> _What to work on_: Please copy each line from the entries that contains the string "over".

─── The data

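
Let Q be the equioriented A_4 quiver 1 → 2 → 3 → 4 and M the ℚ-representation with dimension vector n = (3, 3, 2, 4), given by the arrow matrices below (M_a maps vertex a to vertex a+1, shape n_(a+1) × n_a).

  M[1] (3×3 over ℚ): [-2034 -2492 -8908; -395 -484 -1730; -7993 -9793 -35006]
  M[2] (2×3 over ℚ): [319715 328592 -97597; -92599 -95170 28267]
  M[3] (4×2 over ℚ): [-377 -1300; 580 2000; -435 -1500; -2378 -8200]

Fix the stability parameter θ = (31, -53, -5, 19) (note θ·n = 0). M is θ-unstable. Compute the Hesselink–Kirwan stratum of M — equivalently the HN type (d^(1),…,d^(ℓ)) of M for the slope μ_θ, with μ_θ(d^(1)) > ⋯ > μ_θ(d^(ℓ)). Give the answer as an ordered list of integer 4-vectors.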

──────

> _Written solution_:
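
  M[1] (3×3 over ℚ): [-2034 -2492 -8908; -395 -484 -1730; -7993 -9793 -35006]
  M[2] (2×3 over ℚ): [319715 328592 -97597; -92599 -95170 28267]
  M[3] (4×2 over ℚ): [-377 -1300; 580 2000; -435 -1500; -2378 -8200]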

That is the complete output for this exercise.